══ THE DATA

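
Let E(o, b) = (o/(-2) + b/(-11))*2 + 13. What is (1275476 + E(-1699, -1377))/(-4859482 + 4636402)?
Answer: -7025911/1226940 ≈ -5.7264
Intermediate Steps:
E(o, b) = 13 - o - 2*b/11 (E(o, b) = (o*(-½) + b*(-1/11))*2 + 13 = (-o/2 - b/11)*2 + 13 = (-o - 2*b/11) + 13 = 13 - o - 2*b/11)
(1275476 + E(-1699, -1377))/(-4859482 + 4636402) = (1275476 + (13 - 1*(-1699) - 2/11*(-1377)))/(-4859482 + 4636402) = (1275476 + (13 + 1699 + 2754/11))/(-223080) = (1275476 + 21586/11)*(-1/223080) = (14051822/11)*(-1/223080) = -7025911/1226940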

════
══ THE DATA

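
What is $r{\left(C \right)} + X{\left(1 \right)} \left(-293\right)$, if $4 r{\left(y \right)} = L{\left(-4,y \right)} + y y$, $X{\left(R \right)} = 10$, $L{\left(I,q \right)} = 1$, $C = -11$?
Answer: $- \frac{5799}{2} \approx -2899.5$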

════

- _ASSIGNMENT_
Find all the lines with "What" in the data and copy them.

- _RESPONSE AREA_
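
Let E(o, b) = (o/(-2) + b/(-11))*2 + 13. What is (1275476 + E(-1699, -1377))/(-4859482 + 4636402)?
What is $r{\left(C \right)} + X{\left(1 \right)} \left(-293\right)$, if $4 r{\left(y \right)} = L{\left(-4,y \right)} + y y$, $X{\left(R \right)} = 10$, $L{\left(I,q \right)} = 1$, $C = -11$?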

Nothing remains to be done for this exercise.